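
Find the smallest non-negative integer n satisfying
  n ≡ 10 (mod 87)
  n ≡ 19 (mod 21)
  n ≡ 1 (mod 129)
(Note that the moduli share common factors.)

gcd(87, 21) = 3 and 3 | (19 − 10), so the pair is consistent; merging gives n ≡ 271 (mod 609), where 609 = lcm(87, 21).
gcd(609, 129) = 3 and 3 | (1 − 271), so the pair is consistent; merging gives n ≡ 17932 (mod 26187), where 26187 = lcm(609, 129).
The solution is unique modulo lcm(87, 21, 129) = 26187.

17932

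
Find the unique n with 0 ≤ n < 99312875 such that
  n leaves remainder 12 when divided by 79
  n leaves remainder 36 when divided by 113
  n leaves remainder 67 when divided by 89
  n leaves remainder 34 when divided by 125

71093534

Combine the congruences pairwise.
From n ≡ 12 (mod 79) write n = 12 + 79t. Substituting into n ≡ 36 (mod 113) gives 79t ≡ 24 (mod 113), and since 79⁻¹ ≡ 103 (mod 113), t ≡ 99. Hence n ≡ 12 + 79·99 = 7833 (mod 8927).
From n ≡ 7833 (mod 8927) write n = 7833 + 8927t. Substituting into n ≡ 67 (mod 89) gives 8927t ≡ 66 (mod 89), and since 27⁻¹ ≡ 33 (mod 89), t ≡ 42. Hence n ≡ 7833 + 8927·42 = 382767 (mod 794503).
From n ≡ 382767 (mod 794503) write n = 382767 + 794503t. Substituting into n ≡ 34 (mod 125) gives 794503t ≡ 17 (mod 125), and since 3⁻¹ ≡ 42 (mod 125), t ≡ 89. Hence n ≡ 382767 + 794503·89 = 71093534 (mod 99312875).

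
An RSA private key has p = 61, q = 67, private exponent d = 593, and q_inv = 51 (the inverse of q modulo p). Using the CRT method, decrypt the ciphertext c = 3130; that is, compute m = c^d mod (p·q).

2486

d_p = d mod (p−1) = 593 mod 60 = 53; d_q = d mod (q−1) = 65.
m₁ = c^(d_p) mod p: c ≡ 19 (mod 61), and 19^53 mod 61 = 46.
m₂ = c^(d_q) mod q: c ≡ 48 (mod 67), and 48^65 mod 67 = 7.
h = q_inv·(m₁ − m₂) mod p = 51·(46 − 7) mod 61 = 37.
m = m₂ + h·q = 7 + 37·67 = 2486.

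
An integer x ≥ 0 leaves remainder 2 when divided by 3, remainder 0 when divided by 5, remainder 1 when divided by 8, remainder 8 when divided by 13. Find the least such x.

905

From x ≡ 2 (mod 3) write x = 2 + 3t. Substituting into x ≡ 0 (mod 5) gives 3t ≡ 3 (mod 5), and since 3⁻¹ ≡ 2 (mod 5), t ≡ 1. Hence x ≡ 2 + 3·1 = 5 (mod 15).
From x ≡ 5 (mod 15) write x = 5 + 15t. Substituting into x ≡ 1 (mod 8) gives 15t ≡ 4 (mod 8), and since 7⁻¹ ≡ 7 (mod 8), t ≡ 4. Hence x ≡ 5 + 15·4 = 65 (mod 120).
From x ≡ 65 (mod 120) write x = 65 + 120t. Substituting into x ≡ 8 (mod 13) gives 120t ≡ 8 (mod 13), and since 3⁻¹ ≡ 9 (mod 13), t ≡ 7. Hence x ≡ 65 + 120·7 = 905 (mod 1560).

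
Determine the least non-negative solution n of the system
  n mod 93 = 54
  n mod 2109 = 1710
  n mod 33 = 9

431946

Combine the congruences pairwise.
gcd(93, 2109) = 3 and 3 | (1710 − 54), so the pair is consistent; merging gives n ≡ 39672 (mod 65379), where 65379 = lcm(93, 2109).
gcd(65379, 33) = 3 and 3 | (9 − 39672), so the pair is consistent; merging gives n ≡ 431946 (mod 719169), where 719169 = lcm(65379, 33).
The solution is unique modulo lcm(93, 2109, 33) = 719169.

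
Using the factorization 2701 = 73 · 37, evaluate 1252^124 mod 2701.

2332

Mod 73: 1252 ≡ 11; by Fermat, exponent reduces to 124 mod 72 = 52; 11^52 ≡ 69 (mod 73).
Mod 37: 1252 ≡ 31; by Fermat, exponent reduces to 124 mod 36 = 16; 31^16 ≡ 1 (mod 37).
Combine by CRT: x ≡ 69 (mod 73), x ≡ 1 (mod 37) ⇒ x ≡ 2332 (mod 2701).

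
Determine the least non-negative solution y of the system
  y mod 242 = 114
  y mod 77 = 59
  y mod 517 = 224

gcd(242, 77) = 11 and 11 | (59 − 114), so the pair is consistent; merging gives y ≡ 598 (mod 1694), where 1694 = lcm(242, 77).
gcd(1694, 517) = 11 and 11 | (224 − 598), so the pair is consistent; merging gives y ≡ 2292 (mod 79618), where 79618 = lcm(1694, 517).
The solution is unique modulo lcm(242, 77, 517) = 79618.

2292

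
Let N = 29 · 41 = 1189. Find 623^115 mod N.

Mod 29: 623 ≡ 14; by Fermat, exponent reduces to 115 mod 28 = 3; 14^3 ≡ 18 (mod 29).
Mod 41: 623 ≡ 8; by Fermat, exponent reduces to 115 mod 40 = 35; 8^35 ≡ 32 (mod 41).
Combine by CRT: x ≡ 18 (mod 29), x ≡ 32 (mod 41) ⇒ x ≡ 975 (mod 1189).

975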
# # #
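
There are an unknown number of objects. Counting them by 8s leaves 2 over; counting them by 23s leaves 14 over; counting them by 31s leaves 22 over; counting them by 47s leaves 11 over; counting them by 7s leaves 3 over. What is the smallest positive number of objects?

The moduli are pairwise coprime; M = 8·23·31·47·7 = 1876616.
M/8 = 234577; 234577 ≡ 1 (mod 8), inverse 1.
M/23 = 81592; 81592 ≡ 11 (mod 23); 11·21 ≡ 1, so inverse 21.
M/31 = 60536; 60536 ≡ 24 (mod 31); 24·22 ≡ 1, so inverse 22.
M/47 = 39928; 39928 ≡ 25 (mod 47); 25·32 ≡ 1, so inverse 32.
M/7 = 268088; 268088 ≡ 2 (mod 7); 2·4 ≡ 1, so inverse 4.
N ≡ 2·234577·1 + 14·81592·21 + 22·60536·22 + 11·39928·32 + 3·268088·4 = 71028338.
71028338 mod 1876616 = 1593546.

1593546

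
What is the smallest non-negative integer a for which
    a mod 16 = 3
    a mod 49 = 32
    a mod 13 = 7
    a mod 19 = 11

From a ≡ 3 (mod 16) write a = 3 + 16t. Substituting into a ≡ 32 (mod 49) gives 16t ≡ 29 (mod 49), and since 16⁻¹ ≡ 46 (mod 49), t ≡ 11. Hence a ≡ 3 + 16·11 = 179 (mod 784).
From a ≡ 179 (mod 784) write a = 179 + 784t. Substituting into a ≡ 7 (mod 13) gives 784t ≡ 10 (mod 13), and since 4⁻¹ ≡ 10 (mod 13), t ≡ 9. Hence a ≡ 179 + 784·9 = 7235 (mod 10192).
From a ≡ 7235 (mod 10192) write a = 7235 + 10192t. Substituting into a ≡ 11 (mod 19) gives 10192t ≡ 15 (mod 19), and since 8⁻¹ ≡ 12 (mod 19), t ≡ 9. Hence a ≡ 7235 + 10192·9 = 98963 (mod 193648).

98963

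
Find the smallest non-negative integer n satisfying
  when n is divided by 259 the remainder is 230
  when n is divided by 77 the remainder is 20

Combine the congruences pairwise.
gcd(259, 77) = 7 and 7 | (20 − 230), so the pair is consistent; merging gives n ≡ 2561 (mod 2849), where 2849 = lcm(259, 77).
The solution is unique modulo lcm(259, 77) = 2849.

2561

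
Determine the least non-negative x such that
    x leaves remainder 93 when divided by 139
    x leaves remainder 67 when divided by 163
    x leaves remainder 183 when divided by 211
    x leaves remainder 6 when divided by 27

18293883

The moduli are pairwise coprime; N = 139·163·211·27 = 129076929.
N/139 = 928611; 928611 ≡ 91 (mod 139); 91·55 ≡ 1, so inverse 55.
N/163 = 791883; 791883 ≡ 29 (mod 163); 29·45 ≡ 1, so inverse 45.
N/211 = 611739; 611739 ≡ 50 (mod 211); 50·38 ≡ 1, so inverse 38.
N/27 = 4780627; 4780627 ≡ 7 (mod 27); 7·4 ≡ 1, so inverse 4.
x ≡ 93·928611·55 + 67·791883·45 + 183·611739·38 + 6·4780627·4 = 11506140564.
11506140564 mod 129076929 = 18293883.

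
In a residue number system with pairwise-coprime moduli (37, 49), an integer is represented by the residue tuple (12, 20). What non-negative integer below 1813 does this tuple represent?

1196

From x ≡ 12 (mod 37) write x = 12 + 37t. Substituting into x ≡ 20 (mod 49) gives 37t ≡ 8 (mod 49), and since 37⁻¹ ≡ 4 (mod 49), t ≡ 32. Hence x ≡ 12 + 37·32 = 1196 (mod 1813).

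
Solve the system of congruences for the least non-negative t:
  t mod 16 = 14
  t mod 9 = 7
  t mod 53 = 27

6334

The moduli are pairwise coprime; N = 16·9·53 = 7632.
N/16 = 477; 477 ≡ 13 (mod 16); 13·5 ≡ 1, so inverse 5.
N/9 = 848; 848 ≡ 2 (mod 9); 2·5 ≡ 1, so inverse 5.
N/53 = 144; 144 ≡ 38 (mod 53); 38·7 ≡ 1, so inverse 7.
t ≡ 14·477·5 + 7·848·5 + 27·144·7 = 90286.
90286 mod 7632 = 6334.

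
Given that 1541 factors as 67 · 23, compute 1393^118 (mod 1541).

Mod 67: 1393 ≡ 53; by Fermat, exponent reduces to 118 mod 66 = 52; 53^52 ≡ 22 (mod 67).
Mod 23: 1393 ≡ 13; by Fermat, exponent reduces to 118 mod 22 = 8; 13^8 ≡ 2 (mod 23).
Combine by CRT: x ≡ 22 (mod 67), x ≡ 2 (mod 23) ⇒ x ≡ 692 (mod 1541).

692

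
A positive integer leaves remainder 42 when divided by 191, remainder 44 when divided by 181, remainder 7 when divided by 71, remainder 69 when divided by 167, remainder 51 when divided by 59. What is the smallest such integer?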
# # #
Pull every line containing "Determine" out of the data above.

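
Determine the least non-negative solution n of the system
Determine the least non-negative solution y of the system
Determine the least non-negative x such that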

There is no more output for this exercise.